[Dataset records]
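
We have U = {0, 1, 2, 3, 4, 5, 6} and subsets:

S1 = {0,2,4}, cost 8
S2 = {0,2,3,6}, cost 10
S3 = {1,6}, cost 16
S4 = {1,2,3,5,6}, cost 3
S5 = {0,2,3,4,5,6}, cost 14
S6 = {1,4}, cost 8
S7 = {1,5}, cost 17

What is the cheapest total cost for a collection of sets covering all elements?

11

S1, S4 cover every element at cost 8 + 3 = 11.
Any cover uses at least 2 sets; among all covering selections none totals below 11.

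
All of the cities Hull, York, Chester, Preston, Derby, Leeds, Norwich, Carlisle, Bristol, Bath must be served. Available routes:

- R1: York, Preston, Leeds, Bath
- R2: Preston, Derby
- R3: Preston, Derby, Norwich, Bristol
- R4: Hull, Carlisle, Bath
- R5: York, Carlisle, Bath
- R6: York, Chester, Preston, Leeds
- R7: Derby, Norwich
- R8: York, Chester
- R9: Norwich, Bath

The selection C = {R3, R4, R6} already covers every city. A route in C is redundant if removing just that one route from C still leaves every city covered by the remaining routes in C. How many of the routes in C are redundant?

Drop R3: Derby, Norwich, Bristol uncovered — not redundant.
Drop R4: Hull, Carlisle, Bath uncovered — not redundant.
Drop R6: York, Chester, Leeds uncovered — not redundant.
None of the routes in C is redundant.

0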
* * *
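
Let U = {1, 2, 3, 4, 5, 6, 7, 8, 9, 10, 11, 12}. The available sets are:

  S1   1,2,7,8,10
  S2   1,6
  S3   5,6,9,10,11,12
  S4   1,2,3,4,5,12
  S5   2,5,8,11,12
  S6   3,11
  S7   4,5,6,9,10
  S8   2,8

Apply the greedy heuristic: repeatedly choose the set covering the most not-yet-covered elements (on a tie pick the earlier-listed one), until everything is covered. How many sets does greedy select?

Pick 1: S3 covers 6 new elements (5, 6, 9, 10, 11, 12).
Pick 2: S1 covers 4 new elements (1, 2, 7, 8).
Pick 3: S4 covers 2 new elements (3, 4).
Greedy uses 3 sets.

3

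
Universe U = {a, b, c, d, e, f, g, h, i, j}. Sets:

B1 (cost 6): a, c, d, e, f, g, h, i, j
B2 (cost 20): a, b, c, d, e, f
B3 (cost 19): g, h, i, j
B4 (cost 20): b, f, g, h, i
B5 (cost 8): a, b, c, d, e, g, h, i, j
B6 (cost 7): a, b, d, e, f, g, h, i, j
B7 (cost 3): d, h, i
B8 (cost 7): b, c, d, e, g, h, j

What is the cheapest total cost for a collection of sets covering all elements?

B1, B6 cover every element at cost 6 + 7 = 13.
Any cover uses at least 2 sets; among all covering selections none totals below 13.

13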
==
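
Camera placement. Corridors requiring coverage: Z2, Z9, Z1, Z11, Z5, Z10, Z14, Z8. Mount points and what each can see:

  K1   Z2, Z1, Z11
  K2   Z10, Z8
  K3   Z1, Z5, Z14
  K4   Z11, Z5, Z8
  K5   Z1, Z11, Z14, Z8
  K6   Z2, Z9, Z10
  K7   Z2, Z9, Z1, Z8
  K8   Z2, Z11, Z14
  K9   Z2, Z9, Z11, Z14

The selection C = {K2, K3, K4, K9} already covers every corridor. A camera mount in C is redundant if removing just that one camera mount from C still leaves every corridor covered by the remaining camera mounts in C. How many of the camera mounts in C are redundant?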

* [Task instructions]: Will you return exactly the lines above from the one with "Z11, Z14, Z8" down to the one with "mounts in C are redundant?", counting both as part of the range?

* [Your solution]:
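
  K5   Z1, Z11, Z14, Z8
  K6   Z2, Z9, Z10
  K7   Z2, Z9, Z1, Z8
  K8   Z2, Z11, Z14
  K9   Z2, Z9, Z11, Z14

The selection C = {K2, K3, K4, K9} already covers every corridor. A camera mount in C is redundant if removing just that one camera mount from C still leaves every corridor covered by the remaining camera mounts in C. How many of the camera mounts in C are redundant?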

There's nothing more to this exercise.